Exercise aim ->
Each entry needs to be retyped exactly.

(Saved data entries)

□ □ □

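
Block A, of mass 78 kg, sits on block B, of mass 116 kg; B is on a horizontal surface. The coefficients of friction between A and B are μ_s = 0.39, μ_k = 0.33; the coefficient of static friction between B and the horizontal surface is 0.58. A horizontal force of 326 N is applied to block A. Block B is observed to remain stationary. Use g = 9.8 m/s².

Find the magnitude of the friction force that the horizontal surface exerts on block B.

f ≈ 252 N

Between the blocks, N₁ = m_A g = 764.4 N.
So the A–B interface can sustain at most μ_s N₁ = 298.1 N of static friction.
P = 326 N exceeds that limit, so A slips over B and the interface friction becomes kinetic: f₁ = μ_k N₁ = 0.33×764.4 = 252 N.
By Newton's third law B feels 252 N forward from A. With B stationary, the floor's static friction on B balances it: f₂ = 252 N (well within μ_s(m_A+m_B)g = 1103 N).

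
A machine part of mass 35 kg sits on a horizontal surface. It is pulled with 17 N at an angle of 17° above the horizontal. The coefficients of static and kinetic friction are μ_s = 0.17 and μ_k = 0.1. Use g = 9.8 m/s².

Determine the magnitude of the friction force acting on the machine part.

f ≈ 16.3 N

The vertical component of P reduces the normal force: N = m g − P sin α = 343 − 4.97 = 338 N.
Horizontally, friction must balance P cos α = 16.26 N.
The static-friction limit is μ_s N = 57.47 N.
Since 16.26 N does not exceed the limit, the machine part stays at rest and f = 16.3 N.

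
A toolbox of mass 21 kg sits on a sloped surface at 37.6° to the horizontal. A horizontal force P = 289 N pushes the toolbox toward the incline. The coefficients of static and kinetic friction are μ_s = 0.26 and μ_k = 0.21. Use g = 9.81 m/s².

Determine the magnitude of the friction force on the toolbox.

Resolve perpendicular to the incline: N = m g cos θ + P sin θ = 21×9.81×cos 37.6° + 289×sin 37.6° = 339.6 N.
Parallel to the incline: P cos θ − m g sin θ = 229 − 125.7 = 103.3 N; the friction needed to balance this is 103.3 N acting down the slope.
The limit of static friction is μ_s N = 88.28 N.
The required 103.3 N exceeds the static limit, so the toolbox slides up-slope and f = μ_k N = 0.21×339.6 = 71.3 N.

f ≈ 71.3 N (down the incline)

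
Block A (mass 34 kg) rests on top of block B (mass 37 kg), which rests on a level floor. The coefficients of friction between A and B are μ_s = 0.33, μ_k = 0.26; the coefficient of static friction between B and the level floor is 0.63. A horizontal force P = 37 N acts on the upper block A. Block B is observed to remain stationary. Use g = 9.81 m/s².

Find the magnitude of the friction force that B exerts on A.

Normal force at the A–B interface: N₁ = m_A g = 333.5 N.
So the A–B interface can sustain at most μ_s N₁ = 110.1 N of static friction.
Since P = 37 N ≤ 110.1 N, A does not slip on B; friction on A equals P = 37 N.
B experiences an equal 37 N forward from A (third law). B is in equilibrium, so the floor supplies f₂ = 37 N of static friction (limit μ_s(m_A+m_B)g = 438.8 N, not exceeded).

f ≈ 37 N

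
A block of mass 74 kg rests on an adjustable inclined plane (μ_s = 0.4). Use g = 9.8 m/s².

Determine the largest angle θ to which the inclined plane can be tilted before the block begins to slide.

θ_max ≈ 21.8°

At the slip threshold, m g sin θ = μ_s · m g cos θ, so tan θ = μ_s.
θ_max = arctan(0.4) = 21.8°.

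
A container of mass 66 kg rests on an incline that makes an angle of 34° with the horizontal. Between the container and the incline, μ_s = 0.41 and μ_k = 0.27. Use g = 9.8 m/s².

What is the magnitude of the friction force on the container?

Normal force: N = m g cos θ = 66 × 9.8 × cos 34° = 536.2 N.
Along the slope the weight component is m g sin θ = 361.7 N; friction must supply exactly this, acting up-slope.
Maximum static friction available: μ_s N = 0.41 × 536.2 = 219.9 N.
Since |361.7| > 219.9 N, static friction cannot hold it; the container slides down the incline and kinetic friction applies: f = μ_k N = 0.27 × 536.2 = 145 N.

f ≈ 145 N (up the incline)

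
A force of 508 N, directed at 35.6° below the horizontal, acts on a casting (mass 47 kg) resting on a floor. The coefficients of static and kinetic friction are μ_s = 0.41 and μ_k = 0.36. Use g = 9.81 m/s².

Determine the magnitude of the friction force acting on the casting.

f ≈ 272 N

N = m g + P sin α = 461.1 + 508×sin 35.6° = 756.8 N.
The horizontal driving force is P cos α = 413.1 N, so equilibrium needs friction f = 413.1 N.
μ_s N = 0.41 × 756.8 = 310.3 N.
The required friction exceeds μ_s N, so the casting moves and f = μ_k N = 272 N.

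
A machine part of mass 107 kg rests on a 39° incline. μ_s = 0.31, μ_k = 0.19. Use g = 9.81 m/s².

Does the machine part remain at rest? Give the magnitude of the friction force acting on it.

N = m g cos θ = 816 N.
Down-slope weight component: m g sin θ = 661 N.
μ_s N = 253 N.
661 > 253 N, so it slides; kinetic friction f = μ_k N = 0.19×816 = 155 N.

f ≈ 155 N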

□ □ □

Written reply ->
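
Block A, of mass 78 kg, sits on block B, of mass 116 kg; B is on a horizontal surface. The coefficients of friction between A and B are μ_s = 0.39, μ_k = 0.33; the coefficient of static friction between B and the horizontal surface is 0.58. A horizontal force of 326 N is applied to block A. Block B is observed to remain stationary. Use g = 9.8 m/s².

Find the magnitude of the friction force that the horizontal surface exerts on block B.

f ≈ 252 N

Between the blocks, N₁ = m_A g = 764.4 N.
So the A–B interface can sustain at most μ_s N₁ = 298.1 N of static friction.
P = 326 N exceeds that limit, so A slips over B and the interface friction becomes kinetic: f₁ = μ_k N₁ = 0.33×764.4 = 252 N.
By Newton's third law B feels 252 N forward from A. With B stationary, the floor's static friction on B balances it: f₂ = 252 N (well within μ_s(m_A+m_B)g = 1103 N).

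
A machine part of mass 35 kg sits on a horizontal surface. It is pulled with 17 N at an angle of 17° above the horizontal. The coefficients of static and kinetic friction are μ_s = 0.17 and μ_k = 0.1. Use g = 9.8 m/s².

Determine the magnitude of the friction force acting on the machine part.

f ≈ 16.3 N

The vertical component of P reduces the normal force: N = m g − P sin α = 343 − 4.97 = 338 N.
Horizontally, friction must balance P cos α = 16.26 N.
The static-friction limit is μ_s N = 57.47 N.
Since 16.26 N does not exceed the limit, the machine part stays at rest and f = 16.3 N.

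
A toolbox of mass 21 kg sits on a sloped surface at 37.6° to the horizontal. A horizontal force P = 289 N pushes the toolbox toward the incline. The coefficients of static and kinetic friction are μ_s = 0.26 and μ_k = 0.21. Use g = 9.81 m/s².

Determine the magnitude of the friction force on the toolbox.

Resolve perpendicular to the incline: N = m g cos θ + P sin θ = 21×9.81×cos 37.6° + 289×sin 37.6° = 339.6 N.
Parallel to the incline: P cos θ − m g sin θ = 229 − 125.7 = 103.3 N; the friction needed to balance this is 103.3 N acting down the slope.
The limit of static friction is μ_s N = 88.28 N.
The required 103.3 N exceeds the static limit, so the toolbox slides up-slope and f = μ_k N = 0.21×339.6 = 71.3 N.

f ≈ 71.3 N (down the incline)

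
Block A (mass 34 kg) rests on top of block B (mass 37 kg), which rests on a level floor. The coefficients of friction between A and B are μ_s = 0.33, μ_k = 0.26; the coefficient of static friction between B and the level floor is 0.63. A horizontal force P = 37 N acts on the upper block A. Block B is observed to remain stationary. Use g = 9.81 m/s².

Find the magnitude of the friction force that B exerts on A.

Normal force at the A–B interface: N₁ = m_A g = 333.5 N.
So the A–B interface can sustain at most μ_s N₁ = 110.1 N of static friction.
Since P = 37 N ≤ 110.1 N, A does not slip on B; friction on A equals P = 37 N.
B experiences an equal 37 N forward from A (third law). B is in equilibrium, so the floor supplies f₂ = 37 N of static friction (limit μ_s(m_A+m_B)g = 438.8 N, not exceeded).

f ≈ 37 N

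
A block of mass 74 kg rests on an adjustable inclined plane (μ_s = 0.4). Use g = 9.8 m/s².

Determine the largest angle θ to which the inclined plane can be tilted before the block begins to slide.

θ_max ≈ 21.8°

At the slip threshold, m g sin θ = μ_s · m g cos θ, so tan θ = μ_s.
θ_max = arctan(0.4) = 21.8°.

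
A container of mass 66 kg rests on an incline that makes an angle of 34° with the horizontal. Between the container and the incline, μ_s = 0.41 and μ_k = 0.27. Use g = 9.8 m/s².

What is the magnitude of the friction force on the container?

Normal force: N = m g cos θ = 66 × 9.8 × cos 34° = 536.2 N.
Along the slope the weight component is m g sin θ = 361.7 N; friction must supply exactly this, acting up-slope.
Maximum static friction available: μ_s N = 0.41 × 536.2 = 219.9 N.
Since |361.7| > 219.9 N, static friction cannot hold it; the container slides down the incline and kinetic friction applies: f = μ_k N = 0.27 × 536.2 = 145 N.

f ≈ 145 N (up the incline)

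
A force of 508 N, directed at 35.6° below the horizontal, acts on a casting (mass 47 kg) resting on a floor. The coefficients of static and kinetic friction are μ_s = 0.41 and μ_k = 0.36. Use g = 9.81 m/s².

Determine the magnitude of the friction force acting on the casting.

f ≈ 272 N

N = m g + P sin α = 461.1 + 508×sin 35.6° = 756.8 N.
The horizontal driving force is P cos α = 413.1 N, so equilibrium needs friction f = 413.1 N.
μ_s N = 0.41 × 756.8 = 310.3 N.
The required friction exceeds μ_s N, so the casting moves and f = μ_k N = 272 N.

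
A machine part of mass 107 kg rests on a 39° incline. μ_s = 0.31, μ_k = 0.19. Use g = 9.81 m/s².

Does the machine part remain at rest? Give the magnitude of the friction force acting on it.

N = m g cos θ = 816 N.
Down-slope weight component: m g sin θ = 661 N.
μ_s N = 253 N.
661 > 253 N, so it slides; kinetic friction f = μ_k N = 0.19×816 = 155 N.

f ≈ 155 N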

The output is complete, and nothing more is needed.